[Activity]:
What lines of the material hold the string "Initial"? Pull each of them out.

##### The records

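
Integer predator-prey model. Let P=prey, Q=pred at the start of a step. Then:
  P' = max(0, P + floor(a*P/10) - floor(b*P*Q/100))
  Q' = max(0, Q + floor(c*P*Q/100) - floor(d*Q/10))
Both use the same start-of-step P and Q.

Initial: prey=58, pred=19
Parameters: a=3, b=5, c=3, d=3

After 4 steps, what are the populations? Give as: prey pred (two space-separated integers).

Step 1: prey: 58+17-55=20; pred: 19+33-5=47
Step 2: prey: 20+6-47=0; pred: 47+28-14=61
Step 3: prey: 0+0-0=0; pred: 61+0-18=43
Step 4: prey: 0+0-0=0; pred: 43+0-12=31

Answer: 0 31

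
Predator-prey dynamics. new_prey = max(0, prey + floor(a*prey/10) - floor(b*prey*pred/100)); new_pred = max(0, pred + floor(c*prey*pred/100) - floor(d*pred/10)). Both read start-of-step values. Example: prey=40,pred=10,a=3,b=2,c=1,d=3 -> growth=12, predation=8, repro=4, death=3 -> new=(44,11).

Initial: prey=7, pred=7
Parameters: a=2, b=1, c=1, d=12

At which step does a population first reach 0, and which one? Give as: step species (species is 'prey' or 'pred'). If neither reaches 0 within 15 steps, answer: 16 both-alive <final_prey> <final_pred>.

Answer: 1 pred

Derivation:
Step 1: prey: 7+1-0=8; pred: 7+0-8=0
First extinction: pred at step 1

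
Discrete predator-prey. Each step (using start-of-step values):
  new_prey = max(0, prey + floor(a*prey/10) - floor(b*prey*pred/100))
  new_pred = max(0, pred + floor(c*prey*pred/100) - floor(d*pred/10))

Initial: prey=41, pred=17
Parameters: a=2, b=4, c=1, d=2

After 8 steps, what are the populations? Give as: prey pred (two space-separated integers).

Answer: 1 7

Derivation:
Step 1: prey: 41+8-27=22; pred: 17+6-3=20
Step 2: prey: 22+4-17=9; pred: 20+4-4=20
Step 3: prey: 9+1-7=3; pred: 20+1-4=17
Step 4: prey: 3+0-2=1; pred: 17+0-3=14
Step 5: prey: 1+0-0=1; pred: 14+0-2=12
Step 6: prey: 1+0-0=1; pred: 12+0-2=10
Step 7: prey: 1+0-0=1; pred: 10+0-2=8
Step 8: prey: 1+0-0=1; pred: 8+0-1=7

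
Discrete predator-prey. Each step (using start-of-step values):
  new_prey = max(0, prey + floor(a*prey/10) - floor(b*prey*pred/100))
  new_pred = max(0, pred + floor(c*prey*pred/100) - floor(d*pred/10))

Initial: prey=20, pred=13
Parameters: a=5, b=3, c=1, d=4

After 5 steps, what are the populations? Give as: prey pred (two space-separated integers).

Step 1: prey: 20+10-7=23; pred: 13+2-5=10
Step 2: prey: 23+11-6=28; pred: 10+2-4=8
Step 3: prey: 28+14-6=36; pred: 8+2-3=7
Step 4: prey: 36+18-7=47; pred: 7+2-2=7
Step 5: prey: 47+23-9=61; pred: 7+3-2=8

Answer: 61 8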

##########
##### The records

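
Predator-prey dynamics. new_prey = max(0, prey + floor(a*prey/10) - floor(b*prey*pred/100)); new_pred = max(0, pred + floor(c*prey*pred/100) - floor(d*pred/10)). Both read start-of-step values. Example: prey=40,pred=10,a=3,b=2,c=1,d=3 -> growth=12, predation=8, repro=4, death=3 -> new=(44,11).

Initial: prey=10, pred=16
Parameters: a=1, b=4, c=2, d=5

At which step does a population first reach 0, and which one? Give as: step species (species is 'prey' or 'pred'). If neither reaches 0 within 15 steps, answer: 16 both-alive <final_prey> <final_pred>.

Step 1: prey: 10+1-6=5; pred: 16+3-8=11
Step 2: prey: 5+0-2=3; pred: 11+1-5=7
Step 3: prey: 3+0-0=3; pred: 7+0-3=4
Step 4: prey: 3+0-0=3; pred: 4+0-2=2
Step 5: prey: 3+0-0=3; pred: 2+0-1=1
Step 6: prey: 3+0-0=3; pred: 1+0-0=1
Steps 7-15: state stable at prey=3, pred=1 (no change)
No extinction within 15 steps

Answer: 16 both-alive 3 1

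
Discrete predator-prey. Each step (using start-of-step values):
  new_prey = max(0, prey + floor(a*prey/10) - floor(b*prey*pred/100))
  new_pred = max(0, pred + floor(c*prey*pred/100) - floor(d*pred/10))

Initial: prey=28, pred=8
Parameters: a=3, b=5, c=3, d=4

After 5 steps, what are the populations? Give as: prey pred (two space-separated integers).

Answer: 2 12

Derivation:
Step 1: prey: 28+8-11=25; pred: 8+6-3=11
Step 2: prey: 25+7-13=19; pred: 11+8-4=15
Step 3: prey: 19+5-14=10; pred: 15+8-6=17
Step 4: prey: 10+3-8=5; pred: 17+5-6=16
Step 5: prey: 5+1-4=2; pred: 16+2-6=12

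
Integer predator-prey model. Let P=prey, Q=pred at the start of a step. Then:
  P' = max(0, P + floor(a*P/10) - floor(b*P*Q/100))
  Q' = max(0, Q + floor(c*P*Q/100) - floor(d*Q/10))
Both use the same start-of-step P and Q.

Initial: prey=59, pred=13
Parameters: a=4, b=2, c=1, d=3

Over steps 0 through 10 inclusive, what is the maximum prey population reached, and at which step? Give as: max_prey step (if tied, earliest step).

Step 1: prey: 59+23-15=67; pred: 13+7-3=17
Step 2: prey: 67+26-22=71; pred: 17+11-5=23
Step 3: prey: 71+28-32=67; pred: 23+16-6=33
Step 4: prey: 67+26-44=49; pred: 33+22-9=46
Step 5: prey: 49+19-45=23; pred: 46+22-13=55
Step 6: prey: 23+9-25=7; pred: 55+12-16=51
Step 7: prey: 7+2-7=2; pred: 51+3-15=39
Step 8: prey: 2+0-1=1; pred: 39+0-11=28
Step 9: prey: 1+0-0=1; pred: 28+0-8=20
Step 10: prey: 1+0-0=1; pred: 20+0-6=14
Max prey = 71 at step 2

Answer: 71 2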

##########

[Answer to the problem]:
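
Initial: prey=58, pred=19
Initial: prey=7, pred=7
Initial: prey=41, pred=17
Initial: prey=20, pred=13
Initial: prey=10, pred=16
Initial: prey=28, pred=8
Initial: prey=59, pred=13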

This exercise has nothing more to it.